__Problem requirements__
Would you please copy every line below that includes the string "altitude"?

(Collected data)
####################

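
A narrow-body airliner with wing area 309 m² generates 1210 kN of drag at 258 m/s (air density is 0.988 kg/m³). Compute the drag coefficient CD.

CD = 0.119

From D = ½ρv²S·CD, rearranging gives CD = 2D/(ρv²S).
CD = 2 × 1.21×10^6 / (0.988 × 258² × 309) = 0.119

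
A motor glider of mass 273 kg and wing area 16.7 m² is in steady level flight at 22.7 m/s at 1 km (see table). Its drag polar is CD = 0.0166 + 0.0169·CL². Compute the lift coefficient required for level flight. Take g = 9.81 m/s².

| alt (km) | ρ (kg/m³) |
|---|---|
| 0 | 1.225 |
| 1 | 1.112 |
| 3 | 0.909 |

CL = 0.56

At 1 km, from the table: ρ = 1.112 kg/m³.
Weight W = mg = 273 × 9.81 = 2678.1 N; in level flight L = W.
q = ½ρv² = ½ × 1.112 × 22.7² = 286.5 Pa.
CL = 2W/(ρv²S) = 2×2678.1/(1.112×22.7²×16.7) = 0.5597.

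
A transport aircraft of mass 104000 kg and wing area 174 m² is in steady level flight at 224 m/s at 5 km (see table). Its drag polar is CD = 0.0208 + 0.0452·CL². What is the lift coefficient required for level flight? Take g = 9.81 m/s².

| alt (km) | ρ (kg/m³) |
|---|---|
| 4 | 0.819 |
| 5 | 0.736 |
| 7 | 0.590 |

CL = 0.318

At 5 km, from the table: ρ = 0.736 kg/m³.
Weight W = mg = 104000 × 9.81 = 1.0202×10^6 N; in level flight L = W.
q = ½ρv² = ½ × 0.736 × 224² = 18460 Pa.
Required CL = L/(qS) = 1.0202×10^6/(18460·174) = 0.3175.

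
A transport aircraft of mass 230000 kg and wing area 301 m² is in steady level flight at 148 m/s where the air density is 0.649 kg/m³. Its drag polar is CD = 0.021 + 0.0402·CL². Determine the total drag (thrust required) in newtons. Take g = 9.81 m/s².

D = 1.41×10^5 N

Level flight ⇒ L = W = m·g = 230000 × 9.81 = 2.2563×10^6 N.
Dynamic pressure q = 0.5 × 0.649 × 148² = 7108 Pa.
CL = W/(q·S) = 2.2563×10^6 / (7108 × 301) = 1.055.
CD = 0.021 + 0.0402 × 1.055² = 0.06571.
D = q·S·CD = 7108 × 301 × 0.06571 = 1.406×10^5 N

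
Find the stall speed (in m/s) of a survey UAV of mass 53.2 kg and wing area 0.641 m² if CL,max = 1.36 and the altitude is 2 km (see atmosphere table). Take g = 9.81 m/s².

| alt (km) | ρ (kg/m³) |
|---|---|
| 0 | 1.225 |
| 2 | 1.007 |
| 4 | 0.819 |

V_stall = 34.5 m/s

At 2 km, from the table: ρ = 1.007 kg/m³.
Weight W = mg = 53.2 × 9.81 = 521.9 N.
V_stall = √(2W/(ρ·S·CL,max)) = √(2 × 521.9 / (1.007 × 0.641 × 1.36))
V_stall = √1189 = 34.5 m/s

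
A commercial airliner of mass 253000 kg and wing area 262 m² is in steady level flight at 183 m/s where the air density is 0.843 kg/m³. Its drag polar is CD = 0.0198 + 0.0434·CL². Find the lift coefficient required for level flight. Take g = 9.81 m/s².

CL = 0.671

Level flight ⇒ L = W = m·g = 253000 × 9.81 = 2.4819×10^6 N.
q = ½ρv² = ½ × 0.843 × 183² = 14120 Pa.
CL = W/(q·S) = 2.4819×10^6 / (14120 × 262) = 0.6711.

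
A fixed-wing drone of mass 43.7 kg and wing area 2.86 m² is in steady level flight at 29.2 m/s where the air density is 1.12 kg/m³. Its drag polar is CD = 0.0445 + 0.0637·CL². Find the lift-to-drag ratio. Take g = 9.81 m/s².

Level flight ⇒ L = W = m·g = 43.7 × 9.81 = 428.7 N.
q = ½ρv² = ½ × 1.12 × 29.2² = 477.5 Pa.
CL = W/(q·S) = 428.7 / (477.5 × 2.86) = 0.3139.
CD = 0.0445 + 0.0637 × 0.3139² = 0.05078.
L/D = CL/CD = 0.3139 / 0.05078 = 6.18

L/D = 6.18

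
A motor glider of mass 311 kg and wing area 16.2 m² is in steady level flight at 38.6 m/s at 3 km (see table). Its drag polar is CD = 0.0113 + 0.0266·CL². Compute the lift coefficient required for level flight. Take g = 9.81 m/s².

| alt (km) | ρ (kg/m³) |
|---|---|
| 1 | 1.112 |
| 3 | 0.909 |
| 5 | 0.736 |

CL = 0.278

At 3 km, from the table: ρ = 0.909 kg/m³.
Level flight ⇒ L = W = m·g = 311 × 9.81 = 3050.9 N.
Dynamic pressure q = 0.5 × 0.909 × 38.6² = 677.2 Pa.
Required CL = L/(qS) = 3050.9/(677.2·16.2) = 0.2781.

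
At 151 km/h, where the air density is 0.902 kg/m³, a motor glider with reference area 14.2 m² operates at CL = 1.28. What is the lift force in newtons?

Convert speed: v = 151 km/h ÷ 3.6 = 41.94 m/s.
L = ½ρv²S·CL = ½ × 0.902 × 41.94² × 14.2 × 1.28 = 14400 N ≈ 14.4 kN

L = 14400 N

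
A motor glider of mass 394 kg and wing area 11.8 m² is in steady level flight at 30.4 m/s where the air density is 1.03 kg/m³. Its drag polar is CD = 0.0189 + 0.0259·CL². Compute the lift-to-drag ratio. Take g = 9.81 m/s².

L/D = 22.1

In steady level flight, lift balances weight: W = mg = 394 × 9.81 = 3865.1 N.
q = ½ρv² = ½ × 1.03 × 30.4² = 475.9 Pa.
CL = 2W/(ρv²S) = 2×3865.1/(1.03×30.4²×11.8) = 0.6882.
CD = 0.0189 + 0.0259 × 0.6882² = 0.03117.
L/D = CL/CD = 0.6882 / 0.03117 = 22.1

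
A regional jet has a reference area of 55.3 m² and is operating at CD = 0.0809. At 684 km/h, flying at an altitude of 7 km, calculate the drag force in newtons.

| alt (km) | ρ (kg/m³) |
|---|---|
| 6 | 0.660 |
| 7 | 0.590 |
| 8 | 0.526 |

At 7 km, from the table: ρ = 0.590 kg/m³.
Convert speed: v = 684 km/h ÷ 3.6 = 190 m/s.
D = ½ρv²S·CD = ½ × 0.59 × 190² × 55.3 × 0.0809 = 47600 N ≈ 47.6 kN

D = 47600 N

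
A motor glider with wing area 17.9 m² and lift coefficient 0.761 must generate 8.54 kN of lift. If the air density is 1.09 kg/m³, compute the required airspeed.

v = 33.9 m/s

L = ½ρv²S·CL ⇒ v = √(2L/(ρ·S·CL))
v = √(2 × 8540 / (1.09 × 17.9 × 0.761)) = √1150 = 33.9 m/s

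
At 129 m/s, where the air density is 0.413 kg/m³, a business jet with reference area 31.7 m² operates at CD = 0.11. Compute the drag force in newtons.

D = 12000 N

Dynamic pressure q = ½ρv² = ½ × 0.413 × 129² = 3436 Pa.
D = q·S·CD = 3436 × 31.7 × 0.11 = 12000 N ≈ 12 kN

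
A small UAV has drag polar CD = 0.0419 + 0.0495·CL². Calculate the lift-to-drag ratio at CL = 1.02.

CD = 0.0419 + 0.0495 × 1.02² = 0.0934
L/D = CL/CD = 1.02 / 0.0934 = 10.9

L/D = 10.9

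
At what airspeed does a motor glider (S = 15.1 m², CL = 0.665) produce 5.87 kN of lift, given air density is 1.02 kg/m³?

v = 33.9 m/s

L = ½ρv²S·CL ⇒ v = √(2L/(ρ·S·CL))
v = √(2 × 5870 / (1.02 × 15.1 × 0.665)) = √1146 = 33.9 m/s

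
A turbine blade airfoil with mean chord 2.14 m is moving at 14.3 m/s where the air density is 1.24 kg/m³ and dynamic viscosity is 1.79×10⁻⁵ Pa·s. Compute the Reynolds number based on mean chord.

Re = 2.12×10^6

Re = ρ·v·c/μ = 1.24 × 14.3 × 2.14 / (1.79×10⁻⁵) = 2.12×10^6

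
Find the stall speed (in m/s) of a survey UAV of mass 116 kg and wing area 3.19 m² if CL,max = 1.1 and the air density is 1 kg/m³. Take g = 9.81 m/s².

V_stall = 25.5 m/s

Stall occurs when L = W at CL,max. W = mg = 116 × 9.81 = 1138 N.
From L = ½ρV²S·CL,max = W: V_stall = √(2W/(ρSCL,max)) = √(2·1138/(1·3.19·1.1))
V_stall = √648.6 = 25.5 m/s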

####################

__Exercise output__
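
Find the stall speed (in m/s) of a survey UAV of mass 53.2 kg and wing area 0.641 m² if CL,max = 1.36 and the altitude is 2 km (see atmosphere table). Take g = 9.81 m/s².
A regional jet has a reference area of 55.3 m² and is operating at CD = 0.0809. At 684 km/h, flying at an altitude of 7 km, calculate the drag force in newtons.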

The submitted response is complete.